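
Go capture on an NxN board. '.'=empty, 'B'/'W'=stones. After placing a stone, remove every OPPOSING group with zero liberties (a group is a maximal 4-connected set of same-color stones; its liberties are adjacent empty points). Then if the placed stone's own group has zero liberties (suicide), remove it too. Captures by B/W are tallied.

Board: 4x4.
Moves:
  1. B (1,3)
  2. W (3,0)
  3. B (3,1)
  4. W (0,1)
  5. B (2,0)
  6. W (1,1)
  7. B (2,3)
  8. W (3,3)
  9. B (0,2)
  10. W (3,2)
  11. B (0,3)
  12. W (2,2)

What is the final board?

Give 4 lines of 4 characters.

Move 1: B@(1,3) -> caps B=0 W=0
Move 2: W@(3,0) -> caps B=0 W=0
Move 3: B@(3,1) -> caps B=0 W=0
Move 4: W@(0,1) -> caps B=0 W=0
Move 5: B@(2,0) -> caps B=1 W=0
Move 6: W@(1,1) -> caps B=1 W=0
Move 7: B@(2,3) -> caps B=1 W=0
Move 8: W@(3,3) -> caps B=1 W=0
Move 9: B@(0,2) -> caps B=1 W=0
Move 10: W@(3,2) -> caps B=1 W=0
Move 11: B@(0,3) -> caps B=1 W=0
Move 12: W@(2,2) -> caps B=1 W=0

Answer: .WBB
.W.B
B.WB
.BWW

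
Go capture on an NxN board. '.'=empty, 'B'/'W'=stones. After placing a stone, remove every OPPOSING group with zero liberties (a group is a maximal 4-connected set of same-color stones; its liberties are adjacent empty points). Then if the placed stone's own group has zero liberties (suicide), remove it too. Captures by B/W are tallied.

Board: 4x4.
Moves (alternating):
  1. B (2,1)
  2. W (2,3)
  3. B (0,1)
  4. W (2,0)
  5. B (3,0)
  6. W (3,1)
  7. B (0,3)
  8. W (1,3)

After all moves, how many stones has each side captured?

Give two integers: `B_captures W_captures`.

Move 1: B@(2,1) -> caps B=0 W=0
Move 2: W@(2,3) -> caps B=0 W=0
Move 3: B@(0,1) -> caps B=0 W=0
Move 4: W@(2,0) -> caps B=0 W=0
Move 5: B@(3,0) -> caps B=0 W=0
Move 6: W@(3,1) -> caps B=0 W=1
Move 7: B@(0,3) -> caps B=0 W=1
Move 8: W@(1,3) -> caps B=0 W=1

Answer: 0 1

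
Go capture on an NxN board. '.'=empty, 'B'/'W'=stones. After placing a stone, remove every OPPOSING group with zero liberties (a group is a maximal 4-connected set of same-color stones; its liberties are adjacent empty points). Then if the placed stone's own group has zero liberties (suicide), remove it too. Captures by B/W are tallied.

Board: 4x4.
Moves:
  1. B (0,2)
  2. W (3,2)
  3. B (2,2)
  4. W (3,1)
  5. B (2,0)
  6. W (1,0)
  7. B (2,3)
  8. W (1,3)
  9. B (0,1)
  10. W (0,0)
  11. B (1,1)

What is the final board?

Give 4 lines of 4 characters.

Move 1: B@(0,2) -> caps B=0 W=0
Move 2: W@(3,2) -> caps B=0 W=0
Move 3: B@(2,2) -> caps B=0 W=0
Move 4: W@(3,1) -> caps B=0 W=0
Move 5: B@(2,0) -> caps B=0 W=0
Move 6: W@(1,0) -> caps B=0 W=0
Move 7: B@(2,3) -> caps B=0 W=0
Move 8: W@(1,3) -> caps B=0 W=0
Move 9: B@(0,1) -> caps B=0 W=0
Move 10: W@(0,0) -> caps B=0 W=0
Move 11: B@(1,1) -> caps B=2 W=0

Answer: .BB.
.B.W
B.BB
.WW.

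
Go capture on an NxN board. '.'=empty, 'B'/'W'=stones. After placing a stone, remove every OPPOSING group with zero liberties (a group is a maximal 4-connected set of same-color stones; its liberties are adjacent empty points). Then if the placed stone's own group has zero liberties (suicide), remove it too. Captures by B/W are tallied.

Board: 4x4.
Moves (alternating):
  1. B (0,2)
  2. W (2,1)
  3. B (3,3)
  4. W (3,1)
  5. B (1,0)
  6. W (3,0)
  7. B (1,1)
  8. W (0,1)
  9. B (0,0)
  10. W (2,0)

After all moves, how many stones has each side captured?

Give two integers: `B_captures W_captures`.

Answer: 1 0

Derivation:
Move 1: B@(0,2) -> caps B=0 W=0
Move 2: W@(2,1) -> caps B=0 W=0
Move 3: B@(3,3) -> caps B=0 W=0
Move 4: W@(3,1) -> caps B=0 W=0
Move 5: B@(1,0) -> caps B=0 W=0
Move 6: W@(3,0) -> caps B=0 W=0
Move 7: B@(1,1) -> caps B=0 W=0
Move 8: W@(0,1) -> caps B=0 W=0
Move 9: B@(0,0) -> caps B=1 W=0
Move 10: W@(2,0) -> caps B=1 W=0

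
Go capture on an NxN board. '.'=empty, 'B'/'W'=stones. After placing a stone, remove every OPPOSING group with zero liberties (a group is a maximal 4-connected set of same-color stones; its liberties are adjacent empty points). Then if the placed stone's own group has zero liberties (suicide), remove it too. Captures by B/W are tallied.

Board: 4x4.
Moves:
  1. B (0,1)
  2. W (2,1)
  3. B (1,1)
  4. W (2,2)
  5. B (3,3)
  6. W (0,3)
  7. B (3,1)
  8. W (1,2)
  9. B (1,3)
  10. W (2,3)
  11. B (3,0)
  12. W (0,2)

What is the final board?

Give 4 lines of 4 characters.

Answer: .BWW
.BW.
.WWW
BB.B

Derivation:
Move 1: B@(0,1) -> caps B=0 W=0
Move 2: W@(2,1) -> caps B=0 W=0
Move 3: B@(1,1) -> caps B=0 W=0
Move 4: W@(2,2) -> caps B=0 W=0
Move 5: B@(3,3) -> caps B=0 W=0
Move 6: W@(0,3) -> caps B=0 W=0
Move 7: B@(3,1) -> caps B=0 W=0
Move 8: W@(1,2) -> caps B=0 W=0
Move 9: B@(1,3) -> caps B=0 W=0
Move 10: W@(2,3) -> caps B=0 W=1
Move 11: B@(3,0) -> caps B=0 W=1
Move 12: W@(0,2) -> caps B=0 W=1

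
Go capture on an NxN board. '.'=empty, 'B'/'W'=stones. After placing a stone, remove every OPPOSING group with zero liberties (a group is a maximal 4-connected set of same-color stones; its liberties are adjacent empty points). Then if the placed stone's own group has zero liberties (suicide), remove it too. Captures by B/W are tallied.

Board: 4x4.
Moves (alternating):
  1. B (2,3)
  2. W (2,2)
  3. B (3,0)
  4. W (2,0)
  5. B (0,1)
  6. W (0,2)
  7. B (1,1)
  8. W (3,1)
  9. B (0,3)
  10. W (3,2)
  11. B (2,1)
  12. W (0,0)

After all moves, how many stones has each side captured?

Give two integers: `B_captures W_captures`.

Move 1: B@(2,3) -> caps B=0 W=0
Move 2: W@(2,2) -> caps B=0 W=0
Move 3: B@(3,0) -> caps B=0 W=0
Move 4: W@(2,0) -> caps B=0 W=0
Move 5: B@(0,1) -> caps B=0 W=0
Move 6: W@(0,2) -> caps B=0 W=0
Move 7: B@(1,1) -> caps B=0 W=0
Move 8: W@(3,1) -> caps B=0 W=1
Move 9: B@(0,3) -> caps B=0 W=1
Move 10: W@(3,2) -> caps B=0 W=1
Move 11: B@(2,1) -> caps B=0 W=1
Move 12: W@(0,0) -> caps B=0 W=1

Answer: 0 1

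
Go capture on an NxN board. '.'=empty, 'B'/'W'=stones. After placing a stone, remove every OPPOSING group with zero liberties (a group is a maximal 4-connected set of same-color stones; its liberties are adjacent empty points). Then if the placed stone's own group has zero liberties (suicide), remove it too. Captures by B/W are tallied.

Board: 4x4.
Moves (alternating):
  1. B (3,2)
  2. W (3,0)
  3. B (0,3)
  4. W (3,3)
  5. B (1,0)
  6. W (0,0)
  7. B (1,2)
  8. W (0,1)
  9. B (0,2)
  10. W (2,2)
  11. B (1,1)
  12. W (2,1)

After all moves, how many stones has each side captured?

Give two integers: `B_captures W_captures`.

Answer: 2 0

Derivation:
Move 1: B@(3,2) -> caps B=0 W=0
Move 2: W@(3,0) -> caps B=0 W=0
Move 3: B@(0,3) -> caps B=0 W=0
Move 4: W@(3,3) -> caps B=0 W=0
Move 5: B@(1,0) -> caps B=0 W=0
Move 6: W@(0,0) -> caps B=0 W=0
Move 7: B@(1,2) -> caps B=0 W=0
Move 8: W@(0,1) -> caps B=0 W=0
Move 9: B@(0,2) -> caps B=0 W=0
Move 10: W@(2,2) -> caps B=0 W=0
Move 11: B@(1,1) -> caps B=2 W=0
Move 12: W@(2,1) -> caps B=2 W=0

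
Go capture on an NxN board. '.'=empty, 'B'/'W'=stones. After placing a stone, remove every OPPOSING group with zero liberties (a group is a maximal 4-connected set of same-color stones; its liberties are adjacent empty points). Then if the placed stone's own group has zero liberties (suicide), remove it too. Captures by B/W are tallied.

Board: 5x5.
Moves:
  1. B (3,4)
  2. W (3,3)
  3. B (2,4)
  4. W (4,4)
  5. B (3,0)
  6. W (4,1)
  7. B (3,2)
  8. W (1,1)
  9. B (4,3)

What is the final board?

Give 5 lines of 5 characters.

Answer: .....
.W...
....B
B.BWB
.W.B.

Derivation:
Move 1: B@(3,4) -> caps B=0 W=0
Move 2: W@(3,3) -> caps B=0 W=0
Move 3: B@(2,4) -> caps B=0 W=0
Move 4: W@(4,4) -> caps B=0 W=0
Move 5: B@(3,0) -> caps B=0 W=0
Move 6: W@(4,1) -> caps B=0 W=0
Move 7: B@(3,2) -> caps B=0 W=0
Move 8: W@(1,1) -> caps B=0 W=0
Move 9: B@(4,3) -> caps B=1 W=0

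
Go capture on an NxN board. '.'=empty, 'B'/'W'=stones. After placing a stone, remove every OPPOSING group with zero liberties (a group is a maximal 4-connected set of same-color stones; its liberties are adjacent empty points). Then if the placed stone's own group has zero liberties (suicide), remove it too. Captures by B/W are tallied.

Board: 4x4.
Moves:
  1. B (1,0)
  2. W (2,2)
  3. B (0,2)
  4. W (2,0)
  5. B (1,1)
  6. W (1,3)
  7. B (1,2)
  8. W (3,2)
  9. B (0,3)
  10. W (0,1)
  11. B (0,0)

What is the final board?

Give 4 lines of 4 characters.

Move 1: B@(1,0) -> caps B=0 W=0
Move 2: W@(2,2) -> caps B=0 W=0
Move 3: B@(0,2) -> caps B=0 W=0
Move 4: W@(2,0) -> caps B=0 W=0
Move 5: B@(1,1) -> caps B=0 W=0
Move 6: W@(1,3) -> caps B=0 W=0
Move 7: B@(1,2) -> caps B=0 W=0
Move 8: W@(3,2) -> caps B=0 W=0
Move 9: B@(0,3) -> caps B=0 W=0
Move 10: W@(0,1) -> caps B=0 W=0
Move 11: B@(0,0) -> caps B=1 W=0

Answer: B.BB
BBBW
W.W.
..W.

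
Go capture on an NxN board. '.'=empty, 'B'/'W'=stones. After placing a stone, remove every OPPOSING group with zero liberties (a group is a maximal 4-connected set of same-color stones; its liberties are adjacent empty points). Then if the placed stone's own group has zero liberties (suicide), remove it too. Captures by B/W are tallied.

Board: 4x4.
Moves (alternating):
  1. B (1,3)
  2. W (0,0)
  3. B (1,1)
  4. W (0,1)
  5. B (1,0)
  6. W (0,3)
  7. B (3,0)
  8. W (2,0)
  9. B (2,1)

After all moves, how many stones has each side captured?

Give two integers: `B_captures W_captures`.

Answer: 1 0

Derivation:
Move 1: B@(1,3) -> caps B=0 W=0
Move 2: W@(0,0) -> caps B=0 W=0
Move 3: B@(1,1) -> caps B=0 W=0
Move 4: W@(0,1) -> caps B=0 W=0
Move 5: B@(1,0) -> caps B=0 W=0
Move 6: W@(0,3) -> caps B=0 W=0
Move 7: B@(3,0) -> caps B=0 W=0
Move 8: W@(2,0) -> caps B=0 W=0
Move 9: B@(2,1) -> caps B=1 W=0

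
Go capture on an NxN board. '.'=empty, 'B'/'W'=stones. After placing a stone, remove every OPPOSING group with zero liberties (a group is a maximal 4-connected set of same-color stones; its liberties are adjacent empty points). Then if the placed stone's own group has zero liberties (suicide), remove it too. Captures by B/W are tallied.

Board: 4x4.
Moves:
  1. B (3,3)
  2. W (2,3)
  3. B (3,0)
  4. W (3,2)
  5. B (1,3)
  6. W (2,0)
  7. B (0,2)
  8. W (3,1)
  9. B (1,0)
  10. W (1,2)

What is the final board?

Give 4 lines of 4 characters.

Answer: ..B.
B.WB
W..W
.WW.

Derivation:
Move 1: B@(3,3) -> caps B=0 W=0
Move 2: W@(2,3) -> caps B=0 W=0
Move 3: B@(3,0) -> caps B=0 W=0
Move 4: W@(3,2) -> caps B=0 W=1
Move 5: B@(1,3) -> caps B=0 W=1
Move 6: W@(2,0) -> caps B=0 W=1
Move 7: B@(0,2) -> caps B=0 W=1
Move 8: W@(3,1) -> caps B=0 W=2
Move 9: B@(1,0) -> caps B=0 W=2
Move 10: W@(1,2) -> caps B=0 W=2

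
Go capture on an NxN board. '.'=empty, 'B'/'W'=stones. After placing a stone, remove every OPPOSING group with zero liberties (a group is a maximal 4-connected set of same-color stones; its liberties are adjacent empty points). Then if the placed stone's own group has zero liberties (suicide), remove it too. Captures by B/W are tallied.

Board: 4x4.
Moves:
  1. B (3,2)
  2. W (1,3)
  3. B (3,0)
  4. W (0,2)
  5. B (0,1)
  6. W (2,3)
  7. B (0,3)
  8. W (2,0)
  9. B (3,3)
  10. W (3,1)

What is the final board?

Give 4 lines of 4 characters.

Move 1: B@(3,2) -> caps B=0 W=0
Move 2: W@(1,3) -> caps B=0 W=0
Move 3: B@(3,0) -> caps B=0 W=0
Move 4: W@(0,2) -> caps B=0 W=0
Move 5: B@(0,1) -> caps B=0 W=0
Move 6: W@(2,3) -> caps B=0 W=0
Move 7: B@(0,3) -> caps B=0 W=0
Move 8: W@(2,0) -> caps B=0 W=0
Move 9: B@(3,3) -> caps B=0 W=0
Move 10: W@(3,1) -> caps B=0 W=1

Answer: .BW.
...W
W..W
.WBB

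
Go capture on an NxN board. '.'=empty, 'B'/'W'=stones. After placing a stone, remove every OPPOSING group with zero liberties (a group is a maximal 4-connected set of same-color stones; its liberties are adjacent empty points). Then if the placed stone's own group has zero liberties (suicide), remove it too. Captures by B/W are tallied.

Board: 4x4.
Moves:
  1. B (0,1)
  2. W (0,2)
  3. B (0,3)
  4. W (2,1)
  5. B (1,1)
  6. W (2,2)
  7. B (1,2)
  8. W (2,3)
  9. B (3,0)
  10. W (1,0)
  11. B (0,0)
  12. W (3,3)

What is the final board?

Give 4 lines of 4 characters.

Move 1: B@(0,1) -> caps B=0 W=0
Move 2: W@(0,2) -> caps B=0 W=0
Move 3: B@(0,3) -> caps B=0 W=0
Move 4: W@(2,1) -> caps B=0 W=0
Move 5: B@(1,1) -> caps B=0 W=0
Move 6: W@(2,2) -> caps B=0 W=0
Move 7: B@(1,2) -> caps B=1 W=0
Move 8: W@(2,3) -> caps B=1 W=0
Move 9: B@(3,0) -> caps B=1 W=0
Move 10: W@(1,0) -> caps B=1 W=0
Move 11: B@(0,0) -> caps B=1 W=0
Move 12: W@(3,3) -> caps B=1 W=0

Answer: BB.B
WBB.
.WWW
B..W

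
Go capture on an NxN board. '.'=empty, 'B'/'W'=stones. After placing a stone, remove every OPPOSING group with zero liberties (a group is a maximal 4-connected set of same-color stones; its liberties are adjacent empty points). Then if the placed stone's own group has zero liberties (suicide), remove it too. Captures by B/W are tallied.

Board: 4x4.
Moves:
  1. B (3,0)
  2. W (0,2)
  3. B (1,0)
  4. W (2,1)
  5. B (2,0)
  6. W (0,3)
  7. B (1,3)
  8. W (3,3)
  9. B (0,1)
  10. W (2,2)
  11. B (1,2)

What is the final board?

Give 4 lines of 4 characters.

Answer: .B..
B.BB
BWW.
B..W

Derivation:
Move 1: B@(3,0) -> caps B=0 W=0
Move 2: W@(0,2) -> caps B=0 W=0
Move 3: B@(1,0) -> caps B=0 W=0
Move 4: W@(2,1) -> caps B=0 W=0
Move 5: B@(2,0) -> caps B=0 W=0
Move 6: W@(0,3) -> caps B=0 W=0
Move 7: B@(1,3) -> caps B=0 W=0
Move 8: W@(3,3) -> caps B=0 W=0
Move 9: B@(0,1) -> caps B=0 W=0
Move 10: W@(2,2) -> caps B=0 W=0
Move 11: B@(1,2) -> caps B=2 W=0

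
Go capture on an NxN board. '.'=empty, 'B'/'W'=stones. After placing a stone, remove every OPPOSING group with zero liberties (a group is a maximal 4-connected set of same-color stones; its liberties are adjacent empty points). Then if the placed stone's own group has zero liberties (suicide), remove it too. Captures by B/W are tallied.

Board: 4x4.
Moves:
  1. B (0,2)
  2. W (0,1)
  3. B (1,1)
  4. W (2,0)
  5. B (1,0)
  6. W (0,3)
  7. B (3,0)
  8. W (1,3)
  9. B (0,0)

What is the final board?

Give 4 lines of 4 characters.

Move 1: B@(0,2) -> caps B=0 W=0
Move 2: W@(0,1) -> caps B=0 W=0
Move 3: B@(1,1) -> caps B=0 W=0
Move 4: W@(2,0) -> caps B=0 W=0
Move 5: B@(1,0) -> caps B=0 W=0
Move 6: W@(0,3) -> caps B=0 W=0
Move 7: B@(3,0) -> caps B=0 W=0
Move 8: W@(1,3) -> caps B=0 W=0
Move 9: B@(0,0) -> caps B=1 W=0

Answer: B.BW
BB.W
W...
B...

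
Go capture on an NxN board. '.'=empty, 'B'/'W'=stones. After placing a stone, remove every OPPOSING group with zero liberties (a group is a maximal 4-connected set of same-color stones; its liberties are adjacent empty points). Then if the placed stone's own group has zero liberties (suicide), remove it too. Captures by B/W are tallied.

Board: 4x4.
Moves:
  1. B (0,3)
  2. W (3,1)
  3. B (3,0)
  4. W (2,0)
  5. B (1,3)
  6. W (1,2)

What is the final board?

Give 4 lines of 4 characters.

Move 1: B@(0,3) -> caps B=0 W=0
Move 2: W@(3,1) -> caps B=0 W=0
Move 3: B@(3,0) -> caps B=0 W=0
Move 4: W@(2,0) -> caps B=0 W=1
Move 5: B@(1,3) -> caps B=0 W=1
Move 6: W@(1,2) -> caps B=0 W=1

Answer: ...B
..WB
W...
.W..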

^^^^^^^^^^^^^^^^

◆ **About this task**
Repeat the entries above verbatim, but only from the line that has "11. B (3,0)" down to the line that has "11. B (2,1)", inclusive.

◆ **Exercise solution**
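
  11. B (3,0)
  12. W (0,2)

What is the final board?

Give 4 lines of 4 characters.

Answer: .BWW
.BW.
.WWW
BB.B

Derivation:
Move 1: B@(0,1) -> caps B=0 W=0
Move 2: W@(2,1) -> caps B=0 W=0
Move 3: B@(1,1) -> caps B=0 W=0
Move 4: W@(2,2) -> caps B=0 W=0
Move 5: B@(3,3) -> caps B=0 W=0
Move 6: W@(0,3) -> caps B=0 W=0
Move 7: B@(3,1) -> caps B=0 W=0
Move 8: W@(1,2) -> caps B=0 W=0
Move 9: B@(1,3) -> caps B=0 W=0
Move 10: W@(2,3) -> caps B=0 W=1
Move 11: B@(3,0) -> caps B=0 W=1
Move 12: W@(0,2) -> caps B=0 W=1

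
Go capture on an NxN board. '.'=empty, 'B'/'W'=stones. After placing a stone, remove every OPPOSING group with zero liberties (a group is a maximal 4-connected set of same-color stones; its liberties are adjacent empty points). Then if the placed stone's own group has zero liberties (suicide), remove it too. Captures by B/W are tallied.

Board: 4x4.
Moves (alternating):
  1. B (2,3)
  2. W (2,2)
  3. B (3,0)
  4. W (2,0)
  5. B (0,1)
  6. W (0,2)
  7. B (1,1)
  8. W (3,1)
  9. B (0,3)
  10. W (3,2)
  11. B (2,1)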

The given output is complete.